→ What is needed
Look through the data below and, wherever a line carries the word "polygon", please copy that line.

---------- Records for the exercise

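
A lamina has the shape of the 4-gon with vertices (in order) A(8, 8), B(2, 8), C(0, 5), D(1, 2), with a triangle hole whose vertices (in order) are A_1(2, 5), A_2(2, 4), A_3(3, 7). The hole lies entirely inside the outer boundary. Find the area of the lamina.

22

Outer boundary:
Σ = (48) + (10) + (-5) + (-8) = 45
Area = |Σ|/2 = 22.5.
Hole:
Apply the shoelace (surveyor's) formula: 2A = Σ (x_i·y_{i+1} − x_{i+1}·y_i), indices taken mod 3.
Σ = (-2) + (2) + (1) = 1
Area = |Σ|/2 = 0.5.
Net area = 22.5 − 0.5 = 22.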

--------------------
---------- Records for the exercise

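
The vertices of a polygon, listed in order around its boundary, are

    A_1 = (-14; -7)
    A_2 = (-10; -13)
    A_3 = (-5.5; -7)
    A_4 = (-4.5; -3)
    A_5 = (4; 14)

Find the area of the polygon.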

--------------------

→ Written response
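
The vertices of a polygon, listed in order around its boundary, are
Find the area of the polygon.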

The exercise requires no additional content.